WORK TO COMPLETE
Below are some records; work out how many of their lines contain "Foxtrot" and give the number only.
RECORDED DATA START
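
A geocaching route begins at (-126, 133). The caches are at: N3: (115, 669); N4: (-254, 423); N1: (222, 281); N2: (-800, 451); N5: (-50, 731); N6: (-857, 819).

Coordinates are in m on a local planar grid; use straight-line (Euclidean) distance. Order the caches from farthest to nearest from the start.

Computing each straight-line distance from (-126, 133):
N6 (-857, 819): 1002.5 m
N2 (-800, 451): 745.3 m
N5 (-50, 731): 602.8 m
N3 (115, 669): 587.7 m
N1 (222, 281): 378.2 m
N4 (-254, 423): 317.0 m

N6, N2, N5, N3, N1, N4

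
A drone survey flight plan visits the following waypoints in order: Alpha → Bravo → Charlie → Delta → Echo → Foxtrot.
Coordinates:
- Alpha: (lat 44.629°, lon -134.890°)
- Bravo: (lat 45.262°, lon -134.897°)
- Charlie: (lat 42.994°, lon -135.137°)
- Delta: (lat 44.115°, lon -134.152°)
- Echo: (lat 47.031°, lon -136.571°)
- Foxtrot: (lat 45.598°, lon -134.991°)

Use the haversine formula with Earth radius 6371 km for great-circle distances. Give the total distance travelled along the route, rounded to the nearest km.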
RECORDED DATA END
OUTPUT OF THE TASK
2